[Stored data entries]
^^^^^^^^^^^^^^^^
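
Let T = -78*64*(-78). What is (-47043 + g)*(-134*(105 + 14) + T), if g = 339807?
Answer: 109326860520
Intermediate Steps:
T = 389376 (T = -4992*(-78) = 389376)
(-47043 + g)*(-134*(105 + 14) + T) = (-47043 + 339807)*(-134*(105 + 14) + 389376) = 292764*(-134*119 + 389376) = 292764*(-15946 + 389376) = 292764*373430 = 109326860520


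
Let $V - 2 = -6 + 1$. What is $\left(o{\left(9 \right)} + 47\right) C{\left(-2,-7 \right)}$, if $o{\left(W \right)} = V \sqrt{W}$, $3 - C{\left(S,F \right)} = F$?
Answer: $380$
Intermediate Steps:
$C{\left(S,F \right)} = 3 - F$
$V = -3$ ($V = 2 + \left(-6 + 1\right) = 2 - 5 = -3$)
$o{\left(W \right)} = - 3 \sqrt{W}$
$\left(o{\left(9 \right)} + 47\right) C{\left(-2,-7 \right)} = \left(- 3 \sqrt{9} + 47\right) \left(3 - -7\right) = \left(\left(-3\right) 3 + 47\right) \left(3 + 7\right) = \left(-9 + 47\right) 10 = 38 \cdot 10 = 380$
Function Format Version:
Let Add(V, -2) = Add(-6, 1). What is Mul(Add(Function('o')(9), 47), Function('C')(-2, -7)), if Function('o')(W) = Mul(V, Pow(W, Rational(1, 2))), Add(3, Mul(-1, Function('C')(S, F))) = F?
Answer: 380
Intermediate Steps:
Function('C')(S, F) = Add(3, Mul(-1, F))
V = -3 (V = Add(2, Add(-6, 1)) = Add(2, -5) = -3)
Function('o')(W) = Mul(-3, Pow(W, Rational(1, 2)))
Mul(Add(Function('o')(9), 47), Function('C')(-2, -7)) = Mul(Add(Mul(-3, Pow(9, Rational(1, 2))), 47), Add(3, Mul(-1, -7))) = Mul(Add(Mul(-3, 3), 47), Add(3, 7)) = Mul(Add(-9, 47), 10) = Mul(38, 10) = 380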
^^^^^^^^^^^^^^^^
PROBLEM DESCRIPTION: The records above are to be duplicated exactly, every one of them.

SOLUTION TO THE EXERCISE:
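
Let T = -78*64*(-78). What is (-47043 + g)*(-134*(105 + 14) + T), if g = 339807?
Answer: 109326860520
Intermediate Steps:
T = 389376 (T = -4992*(-78) = 389376)
(-47043 + g)*(-134*(105 + 14) + T) = (-47043 + 339807)*(-134*(105 + 14) + 389376) = 292764*(-134*119 + 389376) = 292764*(-15946 + 389376) = 292764*373430 = 109326860520


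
Let $V - 2 = -6 + 1$. What is $\left(o{\left(9 \right)} + 47\right) C{\left(-2,-7 \right)}$, if $o{\left(W \right)} = V \sqrt{W}$, $3 - C{\left(S,F \right)} = F$?
Answer: $380$
Intermediate Steps:
$C{\left(S,F \right)} = 3 - F$
$V = -3$ ($V = 2 + \left(-6 + 1\right) = 2 - 5 = -3$)
$o{\left(W \right)} = - 3 \sqrt{W}$
$\left(o{\left(9 \right)} + 47\right) C{\left(-2,-7 \right)} = \left(- 3 \sqrt{9} + 47\right) \left(3 - -7\right) = \left(\left(-3\right) 3 + 47\right) \left(3 + 7\right) = \left(-9 + 47\right) 10 = 38 \cdot 10 = 380$
Function Format Version:
Let Add(V, -2) = Add(-6, 1). What is Mul(Add(Function('o')(9), 47), Function('C')(-2, -7)), if Function('o')(W) = Mul(V, Pow(W, Rational(1, 2))), Add(3, Mul(-1, Function('C')(S, F))) = F?
Answer: 380
Intermediate Steps:
Function('C')(S, F) = Add(3, Mul(-1, F))
V = -3 (V = Add(2, Add(-6, 1)) = Add(2, -5) = -3)
Function('o')(W) = Mul(-3, Pow(W, Rational(1, 2)))
Mul(Add(Function('o')(9), 47), Function('C')(-2, -7)) = Mul(Add(Mul(-3, Pow(9, Rational(1, 2))), 47), Add(3, Mul(-1, -7))) = Mul(Add(Mul(-3, 3), 47), Add(3, 7)) = Mul(Add(-9, 47), 10) = Mul(38, 10) = 380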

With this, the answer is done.